Collected data
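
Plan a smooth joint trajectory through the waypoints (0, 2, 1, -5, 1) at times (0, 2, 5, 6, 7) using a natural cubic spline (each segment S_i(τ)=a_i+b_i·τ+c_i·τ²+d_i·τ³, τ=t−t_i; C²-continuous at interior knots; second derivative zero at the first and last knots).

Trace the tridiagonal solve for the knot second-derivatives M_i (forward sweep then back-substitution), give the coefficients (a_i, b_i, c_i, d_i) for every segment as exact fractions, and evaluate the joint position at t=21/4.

  seg 0: a=0 b=223/411 c=0 d=47/411
  seg 1: a=2 b=787/411 c=94/137 d=-590/1233
  seg 2: a=1 b=-2831/411 c=-496/137 d=1853/411
  seg 3: a=-5 b=-248/411 c=1357/137 d=-1357/411
S(21/4) = -7697/8768

Δ: Δ0=1, Δ1=-1/3, Δ2=-6, Δ3=6
row 1: diag=10, rhs=-8; c'=3/10, d'=-4/5
row 2: denom=8−3·3/10=71/10; d'=(-34−3·-4/5)/(71/10)=-316/71
row 3: denom=4−1·10/71=274/71; d'=(72−1·-316/71)/(274/71)=2714/137
back: M3=2714/137
back: M2=-316/71−10/71·2714/137=-992/137
back: M1=-4/5−3/10·-992/137=188/137
M: M0=0, M1=188/137, M2=-992/137, M3=2714/137, M4=0
seg 0: a=0, c=M0/2=0, d=(M1−M0)/(6·2)=47/411, b=Δ0−h0·(2M0+M1)/6=223/411
seg 1: a=2, c=M1/2=94/137, d=(M2−M1)/(6·3)=-590/1233, b=Δ1−h1·(2M1+M2)/6=787/411
seg 2: a=1, c=M2/2=-496/137, d=(M3−M2)/(6·1)=1853/411, b=Δ2−h2·(2M2+M3)/6=-2831/411
seg 3: a=-5, c=M3/2=1357/137, d=(M4−M3)/(6·1)=-1357/411, b=Δ3−h3·(2M3+M4)/6=-248/411
t_q=21/4 → seg 2, τ=1/4; S=1+-2831/411·τ+-496/137·τ²+1853/411·τ³=-7697/8768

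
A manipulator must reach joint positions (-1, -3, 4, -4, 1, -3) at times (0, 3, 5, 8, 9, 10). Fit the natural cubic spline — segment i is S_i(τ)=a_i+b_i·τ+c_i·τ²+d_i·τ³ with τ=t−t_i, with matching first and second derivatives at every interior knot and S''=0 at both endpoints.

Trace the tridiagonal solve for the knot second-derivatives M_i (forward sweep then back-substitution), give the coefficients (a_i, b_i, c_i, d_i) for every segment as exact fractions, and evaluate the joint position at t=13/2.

  seg 0: a=-1 b=-3515/1308 c=0 d=881/3924
  seg 1: a=-3 b=2207/654 c=881/436 d=-2561/2616
  seg 2: a=4 b=-95/327 c=-420/109 d=1001/981
  seg 3: a=-4 b=1354/327 c=581/109 d=-1462/327
  seg 4: a=1 b=454/327 c=-881/109 d=881/327
S(13/2) = -1449/872

Δ: Δ0=-2/3, Δ1=7/2, Δ2=-8/3, Δ3=5, Δ4=-4
row 1: diag=10, rhs=25; c'=1/5, d'=5/2
row 2: denom=10−2·1/5=48/5; d'=(-37−2·5/2)/(48/5)=-35/8
row 3: denom=8−3·5/16=113/16; d'=(46−3·-35/8)/(113/16)=946/113
row 4: denom=4−1·16/113=436/113; d'=(-54−1·946/113)/(436/113)=-1762/109
back: M4=-1762/109
back: M3=946/113−16/113·-1762/109=1162/109
back: M2=-35/8−5/16·1162/109=-840/109
back: M1=5/2−1/5·-840/109=881/218
M: M0=0, M1=881/218, M2=-840/109, M3=1162/109, M4=-1762/109, M5=0
seg 0: a=-1, c=M0/2=0, d=(M1−M0)/(6·3)=881/3924, b=Δ0−h0·(2M0+M1)/6=-3515/1308
seg 1: a=-3, c=M1/2=881/436, d=(M2−M1)/(6·2)=-2561/2616, b=Δ1−h1·(2M1+M2)/6=2207/654
seg 2: a=4, c=M2/2=-420/109, d=(M3−M2)/(6·3)=1001/981, b=Δ2−h2·(2M2+M3)/6=-95/327
seg 3: a=-4, c=M3/2=581/109, d=(M4−M3)/(6·1)=-1462/327, b=Δ3−h3·(2M3+M4)/6=1354/327
seg 4: a=1, c=M4/2=-881/109, d=(M5−M4)/(6·1)=881/327, b=Δ4−h4·(2M4+M5)/6=454/327
t_q=13/2 → seg 2, τ=3/2; S=4+-95/327·τ+-420/109·τ²+1001/981·τ³=-1449/872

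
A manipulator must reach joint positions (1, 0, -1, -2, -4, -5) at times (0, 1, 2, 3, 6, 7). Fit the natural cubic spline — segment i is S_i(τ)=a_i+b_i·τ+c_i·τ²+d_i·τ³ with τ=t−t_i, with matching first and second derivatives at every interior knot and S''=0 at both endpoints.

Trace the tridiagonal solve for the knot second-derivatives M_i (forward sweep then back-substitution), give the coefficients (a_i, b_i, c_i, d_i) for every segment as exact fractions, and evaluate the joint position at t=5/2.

  seg 0: a=1 b=-2390/2379 c=0 d=11/2379
  seg 1: a=0 b=-2357/2379 c=11/793 d=-55/2379
  seg 2: a=-1 b=-2456/2379 c=-44/793 d=209/2379
  seg 3: a=-2 b=-161/183 c=165/793 d=-326/7137
  seg 4: a=-4 b=-2057/2379 c=-161/793 d=161/2379
S(5/2) = -9637/6344

Δ: Δ0=-1, Δ1=-1, Δ2=-1, Δ3=-2/3, Δ4=-1
row 1: diag=4, rhs=0; c'=1/4, d'=0
row 2: denom=4−1·1/4=15/4; d'=(0−1·0)/(15/4)=0
row 3: denom=8−1·4/15=116/15; d'=(2−1·0)/(116/15)=15/58
row 4: denom=8−3·45/116=793/116; d'=(-2−3·15/58)/(793/116)=-322/793
back: M4=-322/793
back: M3=15/58−45/116·-322/793=330/793
back: M2=0−4/15·330/793=-88/793
back: M1=0−1/4·-88/793=22/793
M: M0=0, M1=22/793, M2=-88/793, M3=330/793, M4=-322/793, M5=0
seg 0: a=1, c=M0/2=0, d=(M1−M0)/(6·1)=11/2379, b=Δ0−h0·(2M0+M1)/6=-2390/2379
seg 1: a=0, c=M1/2=11/793, d=(M2−M1)/(6·1)=-55/2379, b=Δ1−h1·(2M1+M2)/6=-2357/2379
seg 2: a=-1, c=M2/2=-44/793, d=(M3−M2)/(6·1)=209/2379, b=Δ2−h2·(2M2+M3)/6=-2456/2379
seg 3: a=-2, c=M3/2=165/793, d=(M4−M3)/(6·3)=-326/7137, b=Δ3−h3·(2M3+M4)/6=-161/183
seg 4: a=-4, c=M4/2=-161/793, d=(M5−M4)/(6·1)=161/2379, b=Δ4−h4·(2M4+M5)/6=-2057/2379
t_q=5/2 → seg 2, τ=1/2; S=-1+-2456/2379·τ+-44/793·τ²+209/2379·τ³=-9637/6344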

*EXERCISE PROMPT*
Copy each line in the data that holds the word "must".

*RESPONSE TO THIS EXERCISE*
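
A manipulator must reach joint positions (-1, -3, 4, -4, 1, -3) at times (0, 3, 5, 8, 9, 10). Fit the natural cubic spline — segment i is S_i(τ)=a_i+b_i·τ+c_i·τ²+d_i·τ³ with τ=t−t_i, with matching first and second derivatives at every interior knot and S''=0 at both endpoints.
A manipulator must reach joint positions (1, 0, -1, -2, -4, -5) at times (0, 1, 2, 3, 6, 7). Fit the natural cubic spline — segment i is S_i(τ)=a_i+b_i·τ+c_i·τ²+d_i·τ³ with τ=t−t_i, with matching first and second derivatives at every interior knot and S''=0 at both endpoints.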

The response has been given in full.